### DATA TO EXAMINE:
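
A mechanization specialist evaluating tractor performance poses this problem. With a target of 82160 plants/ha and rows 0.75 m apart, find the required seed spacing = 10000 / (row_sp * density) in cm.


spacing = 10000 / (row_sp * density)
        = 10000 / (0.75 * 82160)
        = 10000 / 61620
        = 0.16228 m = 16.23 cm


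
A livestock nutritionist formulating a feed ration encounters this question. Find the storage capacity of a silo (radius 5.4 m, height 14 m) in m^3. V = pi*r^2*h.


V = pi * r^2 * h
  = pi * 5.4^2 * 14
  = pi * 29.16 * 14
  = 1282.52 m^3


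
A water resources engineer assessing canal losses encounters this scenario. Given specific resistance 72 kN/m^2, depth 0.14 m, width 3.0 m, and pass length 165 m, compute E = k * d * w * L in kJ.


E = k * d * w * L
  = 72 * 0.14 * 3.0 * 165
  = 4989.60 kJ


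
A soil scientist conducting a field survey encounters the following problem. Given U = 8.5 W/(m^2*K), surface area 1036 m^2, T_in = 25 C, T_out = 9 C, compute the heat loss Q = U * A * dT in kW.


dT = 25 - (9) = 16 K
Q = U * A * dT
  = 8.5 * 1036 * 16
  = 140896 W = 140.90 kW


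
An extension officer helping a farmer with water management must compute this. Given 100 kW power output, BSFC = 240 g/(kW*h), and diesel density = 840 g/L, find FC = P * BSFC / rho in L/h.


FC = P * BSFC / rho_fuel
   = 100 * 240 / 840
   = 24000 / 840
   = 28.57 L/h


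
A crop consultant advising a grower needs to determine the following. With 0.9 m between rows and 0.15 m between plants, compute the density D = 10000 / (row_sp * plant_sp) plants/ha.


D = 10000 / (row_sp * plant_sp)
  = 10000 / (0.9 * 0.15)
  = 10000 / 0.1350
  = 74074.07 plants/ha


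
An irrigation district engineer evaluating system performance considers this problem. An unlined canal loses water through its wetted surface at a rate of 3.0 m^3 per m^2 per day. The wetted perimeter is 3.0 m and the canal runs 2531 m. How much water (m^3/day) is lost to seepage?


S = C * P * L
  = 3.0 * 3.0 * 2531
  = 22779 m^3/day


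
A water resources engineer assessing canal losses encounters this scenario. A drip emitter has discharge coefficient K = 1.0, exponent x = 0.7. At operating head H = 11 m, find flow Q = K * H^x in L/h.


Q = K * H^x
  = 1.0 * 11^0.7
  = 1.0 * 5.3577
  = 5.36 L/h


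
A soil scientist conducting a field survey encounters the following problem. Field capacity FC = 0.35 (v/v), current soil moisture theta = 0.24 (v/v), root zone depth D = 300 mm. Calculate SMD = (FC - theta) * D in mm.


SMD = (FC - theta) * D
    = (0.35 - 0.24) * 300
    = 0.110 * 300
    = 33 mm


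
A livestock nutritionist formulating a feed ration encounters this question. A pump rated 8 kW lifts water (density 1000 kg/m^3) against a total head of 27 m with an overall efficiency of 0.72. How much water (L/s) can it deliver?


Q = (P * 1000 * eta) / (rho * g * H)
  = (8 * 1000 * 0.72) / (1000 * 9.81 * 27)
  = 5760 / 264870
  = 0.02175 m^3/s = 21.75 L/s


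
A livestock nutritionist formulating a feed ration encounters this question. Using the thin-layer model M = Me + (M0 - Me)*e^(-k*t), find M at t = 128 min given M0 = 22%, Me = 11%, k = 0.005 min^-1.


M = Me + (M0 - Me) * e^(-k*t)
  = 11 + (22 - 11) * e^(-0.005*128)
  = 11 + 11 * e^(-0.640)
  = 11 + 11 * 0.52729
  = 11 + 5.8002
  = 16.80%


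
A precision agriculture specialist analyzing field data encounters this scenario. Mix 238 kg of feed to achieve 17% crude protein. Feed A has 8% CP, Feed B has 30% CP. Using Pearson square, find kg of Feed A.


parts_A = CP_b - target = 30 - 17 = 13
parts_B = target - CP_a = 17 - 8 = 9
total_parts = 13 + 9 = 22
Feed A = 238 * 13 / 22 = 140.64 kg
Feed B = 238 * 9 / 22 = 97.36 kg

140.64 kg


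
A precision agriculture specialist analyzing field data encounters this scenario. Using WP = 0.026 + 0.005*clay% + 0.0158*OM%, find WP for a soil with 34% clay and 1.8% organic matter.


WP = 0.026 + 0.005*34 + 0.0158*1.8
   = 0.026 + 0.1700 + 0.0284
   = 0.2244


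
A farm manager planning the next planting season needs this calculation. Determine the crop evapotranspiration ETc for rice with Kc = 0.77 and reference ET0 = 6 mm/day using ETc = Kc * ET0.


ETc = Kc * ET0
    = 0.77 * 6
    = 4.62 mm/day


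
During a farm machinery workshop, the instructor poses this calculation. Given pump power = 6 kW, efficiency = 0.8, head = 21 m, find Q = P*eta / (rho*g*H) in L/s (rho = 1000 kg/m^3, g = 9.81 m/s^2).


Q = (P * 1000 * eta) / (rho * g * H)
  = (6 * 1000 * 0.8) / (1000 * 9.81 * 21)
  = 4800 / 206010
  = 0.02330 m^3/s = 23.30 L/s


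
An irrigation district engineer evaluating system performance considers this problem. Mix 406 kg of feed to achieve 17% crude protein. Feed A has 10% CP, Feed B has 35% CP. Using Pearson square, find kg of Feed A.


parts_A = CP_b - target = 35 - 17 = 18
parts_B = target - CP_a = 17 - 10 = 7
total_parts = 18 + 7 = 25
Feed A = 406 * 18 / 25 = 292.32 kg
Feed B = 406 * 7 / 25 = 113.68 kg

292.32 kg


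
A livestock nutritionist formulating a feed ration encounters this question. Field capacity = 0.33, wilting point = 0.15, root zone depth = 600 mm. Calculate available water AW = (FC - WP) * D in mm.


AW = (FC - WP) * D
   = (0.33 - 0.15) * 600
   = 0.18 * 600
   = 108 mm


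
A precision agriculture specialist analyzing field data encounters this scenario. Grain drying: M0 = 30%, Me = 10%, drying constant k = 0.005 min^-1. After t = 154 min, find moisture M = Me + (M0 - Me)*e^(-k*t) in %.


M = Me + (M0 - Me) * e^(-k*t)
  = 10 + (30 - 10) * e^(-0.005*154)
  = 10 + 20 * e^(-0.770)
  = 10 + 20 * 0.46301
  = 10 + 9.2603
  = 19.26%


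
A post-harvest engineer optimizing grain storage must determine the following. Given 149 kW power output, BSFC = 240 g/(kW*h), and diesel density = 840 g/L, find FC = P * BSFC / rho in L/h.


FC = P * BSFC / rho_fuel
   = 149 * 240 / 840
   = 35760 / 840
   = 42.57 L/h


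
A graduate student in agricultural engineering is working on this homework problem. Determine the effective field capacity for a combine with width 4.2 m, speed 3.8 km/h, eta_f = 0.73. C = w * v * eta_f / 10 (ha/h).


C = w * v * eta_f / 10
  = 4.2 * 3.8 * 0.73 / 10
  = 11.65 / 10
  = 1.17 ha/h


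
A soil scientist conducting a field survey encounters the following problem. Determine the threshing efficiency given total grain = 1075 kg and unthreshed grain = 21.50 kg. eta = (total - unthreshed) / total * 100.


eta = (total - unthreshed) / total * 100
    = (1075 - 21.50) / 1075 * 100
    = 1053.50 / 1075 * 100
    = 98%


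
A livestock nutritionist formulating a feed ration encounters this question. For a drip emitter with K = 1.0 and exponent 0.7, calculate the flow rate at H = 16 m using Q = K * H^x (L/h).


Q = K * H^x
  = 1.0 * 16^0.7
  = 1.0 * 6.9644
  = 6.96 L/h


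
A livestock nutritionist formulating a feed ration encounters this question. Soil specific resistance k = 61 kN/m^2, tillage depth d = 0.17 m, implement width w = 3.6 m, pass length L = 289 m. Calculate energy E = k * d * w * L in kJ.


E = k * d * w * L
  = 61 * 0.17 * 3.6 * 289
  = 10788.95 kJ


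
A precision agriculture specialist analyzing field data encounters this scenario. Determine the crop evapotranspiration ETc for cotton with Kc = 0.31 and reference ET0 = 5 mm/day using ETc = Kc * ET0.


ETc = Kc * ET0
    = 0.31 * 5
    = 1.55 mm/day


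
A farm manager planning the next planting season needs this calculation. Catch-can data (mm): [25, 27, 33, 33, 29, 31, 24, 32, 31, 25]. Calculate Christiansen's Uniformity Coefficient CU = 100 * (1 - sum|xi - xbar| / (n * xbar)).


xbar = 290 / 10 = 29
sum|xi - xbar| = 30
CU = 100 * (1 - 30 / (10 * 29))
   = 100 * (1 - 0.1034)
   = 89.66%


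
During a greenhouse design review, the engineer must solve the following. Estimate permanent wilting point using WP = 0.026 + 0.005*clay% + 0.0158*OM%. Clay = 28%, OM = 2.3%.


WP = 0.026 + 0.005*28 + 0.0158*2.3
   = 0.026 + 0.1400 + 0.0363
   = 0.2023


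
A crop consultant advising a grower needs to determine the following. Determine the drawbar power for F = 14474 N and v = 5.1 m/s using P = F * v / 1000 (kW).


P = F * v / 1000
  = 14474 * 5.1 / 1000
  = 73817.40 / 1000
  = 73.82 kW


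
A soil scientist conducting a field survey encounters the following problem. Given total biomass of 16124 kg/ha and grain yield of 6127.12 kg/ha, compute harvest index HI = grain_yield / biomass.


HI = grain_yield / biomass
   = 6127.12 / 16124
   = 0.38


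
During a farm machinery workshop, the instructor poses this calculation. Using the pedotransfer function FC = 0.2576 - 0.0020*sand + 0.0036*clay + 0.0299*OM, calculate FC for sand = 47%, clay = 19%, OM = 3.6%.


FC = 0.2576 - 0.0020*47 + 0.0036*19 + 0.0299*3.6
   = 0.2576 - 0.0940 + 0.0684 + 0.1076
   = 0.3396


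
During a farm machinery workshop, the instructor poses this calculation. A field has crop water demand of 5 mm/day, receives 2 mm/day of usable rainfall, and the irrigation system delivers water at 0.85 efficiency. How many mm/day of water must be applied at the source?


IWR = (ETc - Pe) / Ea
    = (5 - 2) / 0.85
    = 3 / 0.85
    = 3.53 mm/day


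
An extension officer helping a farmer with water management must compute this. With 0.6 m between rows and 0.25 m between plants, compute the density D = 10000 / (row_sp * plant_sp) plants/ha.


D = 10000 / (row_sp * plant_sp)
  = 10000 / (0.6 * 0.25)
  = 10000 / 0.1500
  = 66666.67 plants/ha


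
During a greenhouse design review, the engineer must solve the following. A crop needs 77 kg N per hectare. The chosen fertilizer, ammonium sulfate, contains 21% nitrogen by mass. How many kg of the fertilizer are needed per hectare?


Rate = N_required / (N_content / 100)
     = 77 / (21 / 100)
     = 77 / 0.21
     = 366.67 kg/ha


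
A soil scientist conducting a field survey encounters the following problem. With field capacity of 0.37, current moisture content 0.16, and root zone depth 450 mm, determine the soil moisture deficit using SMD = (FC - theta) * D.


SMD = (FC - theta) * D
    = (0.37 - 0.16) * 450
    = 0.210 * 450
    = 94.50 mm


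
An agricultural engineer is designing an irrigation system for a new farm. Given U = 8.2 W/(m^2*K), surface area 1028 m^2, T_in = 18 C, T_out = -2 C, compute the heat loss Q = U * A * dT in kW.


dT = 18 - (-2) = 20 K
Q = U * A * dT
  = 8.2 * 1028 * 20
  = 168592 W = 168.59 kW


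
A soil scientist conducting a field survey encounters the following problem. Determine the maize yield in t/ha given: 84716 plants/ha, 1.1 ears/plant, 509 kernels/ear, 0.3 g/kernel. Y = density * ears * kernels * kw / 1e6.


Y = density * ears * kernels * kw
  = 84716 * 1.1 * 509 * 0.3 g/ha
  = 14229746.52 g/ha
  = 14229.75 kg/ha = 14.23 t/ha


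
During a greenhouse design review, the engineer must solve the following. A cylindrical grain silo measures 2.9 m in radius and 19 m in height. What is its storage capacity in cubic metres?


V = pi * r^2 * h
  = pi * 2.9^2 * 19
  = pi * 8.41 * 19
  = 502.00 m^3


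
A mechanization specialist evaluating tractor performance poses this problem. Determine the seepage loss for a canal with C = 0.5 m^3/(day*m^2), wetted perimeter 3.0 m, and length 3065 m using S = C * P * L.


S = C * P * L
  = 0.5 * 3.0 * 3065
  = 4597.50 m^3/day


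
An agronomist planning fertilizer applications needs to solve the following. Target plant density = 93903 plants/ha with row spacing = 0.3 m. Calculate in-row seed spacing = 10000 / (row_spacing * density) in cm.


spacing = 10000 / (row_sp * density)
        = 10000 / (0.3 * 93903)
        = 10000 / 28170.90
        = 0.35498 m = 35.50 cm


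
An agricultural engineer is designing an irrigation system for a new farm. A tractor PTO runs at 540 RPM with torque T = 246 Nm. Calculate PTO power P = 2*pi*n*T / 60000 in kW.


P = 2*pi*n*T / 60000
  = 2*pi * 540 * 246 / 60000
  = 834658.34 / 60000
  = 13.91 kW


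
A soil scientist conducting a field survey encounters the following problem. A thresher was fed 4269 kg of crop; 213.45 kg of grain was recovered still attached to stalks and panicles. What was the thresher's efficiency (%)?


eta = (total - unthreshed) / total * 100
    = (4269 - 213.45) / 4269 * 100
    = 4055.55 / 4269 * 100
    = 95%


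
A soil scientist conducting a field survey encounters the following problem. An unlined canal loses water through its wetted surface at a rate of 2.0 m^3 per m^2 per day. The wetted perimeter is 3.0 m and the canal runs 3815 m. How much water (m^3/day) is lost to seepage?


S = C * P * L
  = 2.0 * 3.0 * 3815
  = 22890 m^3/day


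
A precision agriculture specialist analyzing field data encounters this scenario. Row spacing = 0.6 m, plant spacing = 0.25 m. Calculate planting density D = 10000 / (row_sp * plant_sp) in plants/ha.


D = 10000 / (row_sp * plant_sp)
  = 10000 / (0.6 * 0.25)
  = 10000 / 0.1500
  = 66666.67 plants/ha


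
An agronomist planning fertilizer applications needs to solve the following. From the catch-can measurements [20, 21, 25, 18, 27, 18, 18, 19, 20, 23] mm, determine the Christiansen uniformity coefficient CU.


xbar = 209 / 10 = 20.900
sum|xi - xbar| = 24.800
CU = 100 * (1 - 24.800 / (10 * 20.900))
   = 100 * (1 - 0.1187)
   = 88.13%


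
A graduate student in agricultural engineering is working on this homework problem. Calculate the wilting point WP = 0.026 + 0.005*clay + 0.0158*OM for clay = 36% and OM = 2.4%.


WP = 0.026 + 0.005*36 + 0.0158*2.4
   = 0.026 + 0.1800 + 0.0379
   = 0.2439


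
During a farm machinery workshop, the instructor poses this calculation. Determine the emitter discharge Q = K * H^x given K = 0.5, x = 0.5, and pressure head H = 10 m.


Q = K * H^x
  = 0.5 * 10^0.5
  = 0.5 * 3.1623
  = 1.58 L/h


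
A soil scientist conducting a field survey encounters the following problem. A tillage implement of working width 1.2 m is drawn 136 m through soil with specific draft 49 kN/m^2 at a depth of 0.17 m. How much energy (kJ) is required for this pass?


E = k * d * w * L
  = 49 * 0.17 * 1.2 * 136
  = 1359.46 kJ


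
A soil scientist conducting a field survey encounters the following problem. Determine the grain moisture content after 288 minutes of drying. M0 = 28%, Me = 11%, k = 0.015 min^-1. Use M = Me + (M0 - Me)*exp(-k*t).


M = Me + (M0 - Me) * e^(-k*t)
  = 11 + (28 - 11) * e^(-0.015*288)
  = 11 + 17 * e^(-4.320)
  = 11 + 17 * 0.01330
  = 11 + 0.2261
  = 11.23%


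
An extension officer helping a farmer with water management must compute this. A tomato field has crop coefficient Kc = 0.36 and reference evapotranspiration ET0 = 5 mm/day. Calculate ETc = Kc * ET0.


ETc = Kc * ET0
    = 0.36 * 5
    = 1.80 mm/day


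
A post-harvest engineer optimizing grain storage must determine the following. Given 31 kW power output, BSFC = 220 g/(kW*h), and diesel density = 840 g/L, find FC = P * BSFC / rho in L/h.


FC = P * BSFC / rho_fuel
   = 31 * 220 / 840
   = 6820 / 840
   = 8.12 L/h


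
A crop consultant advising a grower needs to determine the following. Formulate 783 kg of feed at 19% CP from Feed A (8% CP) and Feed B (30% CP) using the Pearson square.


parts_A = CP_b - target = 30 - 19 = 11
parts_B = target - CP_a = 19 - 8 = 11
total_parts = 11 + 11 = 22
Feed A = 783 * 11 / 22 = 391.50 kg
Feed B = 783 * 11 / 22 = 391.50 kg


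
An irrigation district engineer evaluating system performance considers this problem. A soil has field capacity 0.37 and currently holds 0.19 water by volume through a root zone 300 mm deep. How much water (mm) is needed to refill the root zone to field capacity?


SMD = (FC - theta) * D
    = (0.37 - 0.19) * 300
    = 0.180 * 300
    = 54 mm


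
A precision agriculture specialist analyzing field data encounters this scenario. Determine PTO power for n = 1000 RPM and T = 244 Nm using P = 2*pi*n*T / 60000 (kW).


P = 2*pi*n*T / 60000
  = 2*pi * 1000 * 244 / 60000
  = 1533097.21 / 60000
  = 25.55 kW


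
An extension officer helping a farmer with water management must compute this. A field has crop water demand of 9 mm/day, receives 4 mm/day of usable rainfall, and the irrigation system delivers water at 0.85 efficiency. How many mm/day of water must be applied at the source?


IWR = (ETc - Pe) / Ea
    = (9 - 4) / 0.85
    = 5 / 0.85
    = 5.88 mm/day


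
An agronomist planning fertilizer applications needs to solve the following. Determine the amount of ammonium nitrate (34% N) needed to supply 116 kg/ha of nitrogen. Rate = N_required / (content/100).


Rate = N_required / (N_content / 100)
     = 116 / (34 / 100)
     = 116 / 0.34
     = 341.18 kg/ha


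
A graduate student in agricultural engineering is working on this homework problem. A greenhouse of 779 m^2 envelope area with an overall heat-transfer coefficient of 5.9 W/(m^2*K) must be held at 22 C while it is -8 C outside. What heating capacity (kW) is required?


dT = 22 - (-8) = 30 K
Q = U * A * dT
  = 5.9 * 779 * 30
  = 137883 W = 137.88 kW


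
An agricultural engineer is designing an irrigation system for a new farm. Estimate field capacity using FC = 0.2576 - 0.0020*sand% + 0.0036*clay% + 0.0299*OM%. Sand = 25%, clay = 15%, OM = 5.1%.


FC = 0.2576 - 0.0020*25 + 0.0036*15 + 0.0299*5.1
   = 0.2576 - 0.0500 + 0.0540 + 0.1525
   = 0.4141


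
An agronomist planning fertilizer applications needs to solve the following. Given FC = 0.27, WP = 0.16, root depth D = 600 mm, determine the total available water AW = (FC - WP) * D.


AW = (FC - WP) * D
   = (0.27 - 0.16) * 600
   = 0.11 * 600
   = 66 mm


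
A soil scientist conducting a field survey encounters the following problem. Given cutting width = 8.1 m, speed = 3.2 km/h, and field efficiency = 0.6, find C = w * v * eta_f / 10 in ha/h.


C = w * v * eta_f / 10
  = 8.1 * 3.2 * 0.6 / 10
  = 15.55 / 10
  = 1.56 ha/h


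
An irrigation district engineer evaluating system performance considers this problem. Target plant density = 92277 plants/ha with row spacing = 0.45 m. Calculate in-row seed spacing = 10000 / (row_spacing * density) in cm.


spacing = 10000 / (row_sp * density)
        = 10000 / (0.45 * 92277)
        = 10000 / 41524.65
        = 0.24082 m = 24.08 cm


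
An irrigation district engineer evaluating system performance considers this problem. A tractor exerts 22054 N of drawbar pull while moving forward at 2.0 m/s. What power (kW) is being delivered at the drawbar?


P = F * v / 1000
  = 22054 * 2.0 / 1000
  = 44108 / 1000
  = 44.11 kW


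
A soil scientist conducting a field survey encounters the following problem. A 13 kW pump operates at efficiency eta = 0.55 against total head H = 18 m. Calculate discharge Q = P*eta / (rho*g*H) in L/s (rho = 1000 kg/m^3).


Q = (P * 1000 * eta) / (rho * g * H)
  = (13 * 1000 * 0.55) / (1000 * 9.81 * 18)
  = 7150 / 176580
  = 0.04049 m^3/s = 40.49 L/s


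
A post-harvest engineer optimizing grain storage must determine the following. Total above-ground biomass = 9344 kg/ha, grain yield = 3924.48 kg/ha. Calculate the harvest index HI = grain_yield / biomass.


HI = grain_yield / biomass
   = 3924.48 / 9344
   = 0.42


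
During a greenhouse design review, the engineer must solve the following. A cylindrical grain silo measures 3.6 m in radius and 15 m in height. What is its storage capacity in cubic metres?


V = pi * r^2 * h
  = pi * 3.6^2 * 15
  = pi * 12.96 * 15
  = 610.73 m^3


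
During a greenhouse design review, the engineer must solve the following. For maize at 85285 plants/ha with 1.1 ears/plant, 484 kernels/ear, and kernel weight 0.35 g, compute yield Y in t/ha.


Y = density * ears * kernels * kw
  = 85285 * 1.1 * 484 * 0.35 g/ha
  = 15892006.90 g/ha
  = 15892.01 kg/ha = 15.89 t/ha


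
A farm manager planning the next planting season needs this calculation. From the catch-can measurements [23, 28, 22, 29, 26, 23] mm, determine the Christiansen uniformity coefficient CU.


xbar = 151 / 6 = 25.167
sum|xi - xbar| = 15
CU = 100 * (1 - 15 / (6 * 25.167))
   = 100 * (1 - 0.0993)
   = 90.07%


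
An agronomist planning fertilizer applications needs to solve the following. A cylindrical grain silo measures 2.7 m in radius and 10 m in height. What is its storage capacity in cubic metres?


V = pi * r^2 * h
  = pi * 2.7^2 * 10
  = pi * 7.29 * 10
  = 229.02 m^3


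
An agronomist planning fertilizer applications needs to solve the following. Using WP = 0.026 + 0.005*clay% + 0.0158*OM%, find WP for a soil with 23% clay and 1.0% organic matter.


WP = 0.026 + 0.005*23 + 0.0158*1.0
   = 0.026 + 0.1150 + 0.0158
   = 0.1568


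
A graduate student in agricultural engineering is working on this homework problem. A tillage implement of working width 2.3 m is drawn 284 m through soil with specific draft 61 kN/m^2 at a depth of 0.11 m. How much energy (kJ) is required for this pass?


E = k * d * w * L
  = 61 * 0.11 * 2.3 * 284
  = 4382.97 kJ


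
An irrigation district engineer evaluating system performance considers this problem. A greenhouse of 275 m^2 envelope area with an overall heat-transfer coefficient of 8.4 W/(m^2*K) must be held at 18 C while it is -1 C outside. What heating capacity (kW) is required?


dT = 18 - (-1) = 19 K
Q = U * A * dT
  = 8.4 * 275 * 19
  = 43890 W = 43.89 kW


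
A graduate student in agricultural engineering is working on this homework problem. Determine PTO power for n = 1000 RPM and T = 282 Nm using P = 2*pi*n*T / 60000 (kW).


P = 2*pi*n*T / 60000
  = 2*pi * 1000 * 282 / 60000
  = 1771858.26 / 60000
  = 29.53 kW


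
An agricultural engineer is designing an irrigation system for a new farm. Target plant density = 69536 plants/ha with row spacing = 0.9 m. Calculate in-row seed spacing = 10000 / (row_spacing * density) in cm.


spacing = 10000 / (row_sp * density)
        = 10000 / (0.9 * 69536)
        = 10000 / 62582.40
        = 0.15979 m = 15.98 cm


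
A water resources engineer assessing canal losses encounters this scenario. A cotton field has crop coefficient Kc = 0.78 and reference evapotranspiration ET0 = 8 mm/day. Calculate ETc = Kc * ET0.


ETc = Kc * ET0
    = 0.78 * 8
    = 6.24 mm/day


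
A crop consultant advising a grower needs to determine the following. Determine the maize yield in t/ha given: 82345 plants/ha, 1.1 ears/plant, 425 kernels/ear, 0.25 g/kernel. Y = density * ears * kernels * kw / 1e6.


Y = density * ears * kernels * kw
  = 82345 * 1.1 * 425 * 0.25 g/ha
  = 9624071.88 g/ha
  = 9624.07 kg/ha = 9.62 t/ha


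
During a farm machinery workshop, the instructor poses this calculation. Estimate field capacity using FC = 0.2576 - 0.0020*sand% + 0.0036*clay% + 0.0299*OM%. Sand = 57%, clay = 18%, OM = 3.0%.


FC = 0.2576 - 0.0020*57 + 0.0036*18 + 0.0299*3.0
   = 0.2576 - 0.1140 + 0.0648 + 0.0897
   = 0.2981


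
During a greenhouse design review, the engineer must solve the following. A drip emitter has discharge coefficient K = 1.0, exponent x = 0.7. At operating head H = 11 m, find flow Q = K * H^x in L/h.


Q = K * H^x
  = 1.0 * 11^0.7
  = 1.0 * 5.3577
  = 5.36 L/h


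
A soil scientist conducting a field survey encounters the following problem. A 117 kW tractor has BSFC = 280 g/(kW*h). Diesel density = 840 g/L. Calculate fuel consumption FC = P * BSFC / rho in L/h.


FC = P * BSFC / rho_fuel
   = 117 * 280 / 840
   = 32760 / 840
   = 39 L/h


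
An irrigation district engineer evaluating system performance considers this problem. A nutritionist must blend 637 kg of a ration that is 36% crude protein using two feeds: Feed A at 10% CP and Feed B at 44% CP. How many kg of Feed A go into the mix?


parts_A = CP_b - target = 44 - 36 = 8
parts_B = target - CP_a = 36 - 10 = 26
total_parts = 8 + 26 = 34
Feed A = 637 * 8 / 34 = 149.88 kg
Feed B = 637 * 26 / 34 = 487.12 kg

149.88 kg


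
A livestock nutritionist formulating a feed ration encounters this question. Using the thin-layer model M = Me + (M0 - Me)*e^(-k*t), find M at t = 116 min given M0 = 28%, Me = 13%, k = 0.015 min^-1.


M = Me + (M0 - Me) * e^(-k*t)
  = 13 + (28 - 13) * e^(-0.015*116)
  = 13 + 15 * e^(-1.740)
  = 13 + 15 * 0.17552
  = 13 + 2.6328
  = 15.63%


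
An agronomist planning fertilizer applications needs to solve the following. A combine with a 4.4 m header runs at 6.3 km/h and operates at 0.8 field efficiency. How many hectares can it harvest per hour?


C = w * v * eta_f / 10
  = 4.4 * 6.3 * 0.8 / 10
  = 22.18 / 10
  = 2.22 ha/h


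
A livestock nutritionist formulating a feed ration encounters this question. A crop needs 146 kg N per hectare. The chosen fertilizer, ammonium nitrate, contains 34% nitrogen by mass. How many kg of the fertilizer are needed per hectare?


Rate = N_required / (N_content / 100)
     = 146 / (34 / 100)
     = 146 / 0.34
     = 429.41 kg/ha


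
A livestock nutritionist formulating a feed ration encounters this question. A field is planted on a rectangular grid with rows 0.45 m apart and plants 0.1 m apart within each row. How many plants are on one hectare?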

### TRY IT:
Copy out exactly the line that holds "question. A crop" and all remaining lines of the listing, both the first and the last included.

### WRITTEN RESPONSE:
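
A livestock nutritionist formulating a feed ration encounters this question. A crop needs 146 kg N per hectare. The chosen fertilizer, ammonium nitrate, contains 34% nitrogen by mass. How many kg of the fertilizer are needed per hectare?


Rate = N_required / (N_content / 100)
     = 146 / (34 / 100)
     = 146 / 0.34
     = 429.41 kg/ha


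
A livestock nutritionist formulating a feed ration encounters this question. A field is planted on a rectangular grid with rows 0.45 m apart and plants 0.1 m apart within each row. How many plants are on one hectare?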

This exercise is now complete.